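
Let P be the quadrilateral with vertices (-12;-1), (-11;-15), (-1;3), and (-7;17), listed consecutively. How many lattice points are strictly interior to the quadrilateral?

The shoelace formula gives twice the area as |((-12)·(-15) − (-11)·(-1)) + ((-11)·3 − (-1)·(-15)) + ((-1)·17 − (-7)·3) + ((-7)·(-1) − (-12)·17)| = 336, so the area is 168.
The number of boundary lattice points is Σ gcd(|Δx|,|Δy|) = gcd(1,14) + gcd(10,18) + gcd(6,14) + gcd(5,18) = 1+2+2+1 = 6.
By Pick's theorem A = I + B/2 − 1, so I = 168 − 6/2 + 1 = 166.

166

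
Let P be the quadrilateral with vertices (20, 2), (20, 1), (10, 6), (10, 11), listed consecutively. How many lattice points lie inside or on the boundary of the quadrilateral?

By the shoelace formula, twice the signed area is |[20·1 − 20·2] + [20·6 − 10·1] + [10·11 − 10·6] + [10·2 − 20·11]| = 60, so the area is 30.
Along each edge there are gcd(|Δx|,|Δy|)+1 lattice points, so counting each shared vertex once the boundary has gcd(0,1) + gcd(10,5) + gcd(0,5) + gcd(10,9) = 1+5+5+1 = 12.
Pick's theorem gives I = A − B/2 + 1 = 30 − 12/2 + 1 = 25, so the closed region contains I + B = 25 + 12 = 37 lattice points.

37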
+ + + +
:: What you are asked to do ::
Could you give the records again, exactly as they appear?

:: Result below ::
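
Let P be the quadrilateral with vertices (-12;-1), (-11;-15), (-1;3), and (-7;17), listed consecutively. How many lattice points are strictly interior to the quadrilateral?

The shoelace formula gives twice the area as |((-12)·(-15) − (-11)·(-1)) + ((-11)·3 − (-1)·(-15)) + ((-1)·17 − (-7)·3) + ((-7)·(-1) − (-12)·17)| = 336, so the area is 168.
The number of boundary lattice points is Σ gcd(|Δx|,|Δy|) = gcd(1,14) + gcd(10,18) + gcd(6,14) + gcd(5,18) = 1+2+2+1 = 6.
By Pick's theorem A = I + B/2 − 1, so I = 168 − 6/2 + 1 = 166.

166

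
Let P be the quadrilateral with vertices (20, 2), (20, 1), (10, 6), (10, 11), listed consecutively. How many lattice points lie inside or on the boundary of the quadrilateral?

By the shoelace formula, twice the signed area is |[20·1 − 20·2] + [20·6 − 10·1] + [10·11 − 10·6] + [10·2 − 20·11]| = 60, so the area is 30.
Along each edge there are gcd(|Δx|,|Δy|)+1 lattice points, so counting each shared vertex once the boundary has gcd(0,1) + gcd(10,5) + gcd(0,5) + gcd(10,9) = 1+5+5+1 = 12.
Pick's theorem gives I = A − B/2 + 1 = 30 − 12/2 + 1 = 25, so the closed region contains I + B = 25 + 12 = 37 lattice points.

37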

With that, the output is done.